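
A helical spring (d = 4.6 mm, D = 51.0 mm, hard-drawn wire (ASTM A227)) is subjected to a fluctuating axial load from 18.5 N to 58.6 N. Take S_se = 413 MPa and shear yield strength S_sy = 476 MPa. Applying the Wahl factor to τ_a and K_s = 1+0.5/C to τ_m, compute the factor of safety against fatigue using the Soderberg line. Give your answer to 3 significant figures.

C = D/d = 51.0/4.6 = 11.0870; K_W = (4C−1)/(4C−4)+0.615/C = 1.1298; K_s = 1+0.5/C = 1.0451
F_a = (F_max−F_min)/2 = 20.05 N; F_m = (F_max+F_min)/2 = 38.55 N
τ_a = K_W·8F_aD/(πd³) = 1.1298 × 26.752 = 30.225 MPa
τ_m = K_s·8F_mD/(πd³) = 1.0451 × 51.435 = 53.755 MPa
Soderberg: 1/n_f = τ_a/S_se + τ_m/S_sy = 30.225/413 + 53.755/476 = 0.07318 + 0.11293 = 0.18611
n_f = 1/0.18611 = 5.373

5.37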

************

● **Exercise prompt**
Reproduce each entry above character for character.

● **Task result**
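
A helical spring (d = 4.6 mm, D = 51.0 mm, hard-drawn wire (ASTM A227)) is subjected to a fluctuating axial load from 18.5 N to 58.6 N. Take S_se = 413 MPa and shear yield strength S_sy = 476 MPa. Applying the Wahl factor to τ_a and K_s = 1+0.5/C to τ_m, compute the factor of safety against fatigue using the Soderberg line. Give your answer to 3 significant figures.

C = D/d = 51.0/4.6 = 11.0870; K_W = (4C−1)/(4C−4)+0.615/C = 1.1298; K_s = 1+0.5/C = 1.0451
F_a = (F_max−F_min)/2 = 20.05 N; F_m = (F_max+F_min)/2 = 38.55 N
τ_a = K_W·8F_aD/(πd³) = 1.1298 × 26.752 = 30.225 MPa
τ_m = K_s·8F_mD/(πd³) = 1.0451 × 51.435 = 53.755 MPa
Soderberg: 1/n_f = τ_a/S_se + τ_m/S_sy = 30.225/413 + 53.755/476 = 0.07318 + 0.11293 = 0.18611
n_f = 1/0.18611 = 5.373

5.37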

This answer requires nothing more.